*WORK TASK:* Each line below must be printed again exactly.
====================
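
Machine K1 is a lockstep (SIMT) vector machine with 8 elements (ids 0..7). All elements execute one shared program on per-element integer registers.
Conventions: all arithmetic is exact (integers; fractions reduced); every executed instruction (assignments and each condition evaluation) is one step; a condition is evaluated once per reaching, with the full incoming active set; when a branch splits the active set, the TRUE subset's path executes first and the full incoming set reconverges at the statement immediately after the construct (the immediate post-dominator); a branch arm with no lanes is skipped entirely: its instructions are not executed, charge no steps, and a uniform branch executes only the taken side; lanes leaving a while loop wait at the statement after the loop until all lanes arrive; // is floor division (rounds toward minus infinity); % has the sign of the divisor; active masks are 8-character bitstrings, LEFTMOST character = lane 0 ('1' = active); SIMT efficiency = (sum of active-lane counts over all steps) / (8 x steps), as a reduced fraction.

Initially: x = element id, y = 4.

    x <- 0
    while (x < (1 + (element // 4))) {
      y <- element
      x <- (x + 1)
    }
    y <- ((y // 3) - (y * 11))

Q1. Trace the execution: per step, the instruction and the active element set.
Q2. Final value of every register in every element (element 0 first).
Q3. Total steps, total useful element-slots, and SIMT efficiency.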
====================
*RESPONSE AREA:*
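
Machine K1 is a lockstep (SIMT) vector machine with 8 elements (ids 0..7). All elements execute one shared program on per-element integer registers.
Conventions: all arithmetic is exact (integers; fractions reduced); every executed instruction (assignments and each condition evaluation) is one step; a condition is evaluated once per reaching, with the full incoming active set; when a branch splits the active set, the TRUE subset's path executes first and the full incoming set reconverges at the statement immediately after the construct (the immediate post-dominator); a branch arm with no lanes is skipped entirely: its instructions are not executed, charge no steps, and a uniform branch executes only the taken side; lanes leaving a while loop wait at the statement after the loop until all lanes arrive; // is floor division (rounds toward minus infinity); % has the sign of the divisor; active masks are 8-character bitstrings, LEFTMOST character = lane 0 ('1' = active); SIMT efficiency = (sum of active-lane counts over all steps) / (8 x steps), as a reduced fraction.

Initially: x = element id, y = 4.

    x <- 0
    while (x < (1 + (element // 4))) {
      y <- element
      x <- (x + 1)
    }
    y <- ((y // 3) - (y * 11))

Q1. Trace the execution: per step, the instruction and the active element set.
Q2. Final value of every register in every element (element 0 first).
Q3. Total steps, total useful element-slots, and SIMT efficiency.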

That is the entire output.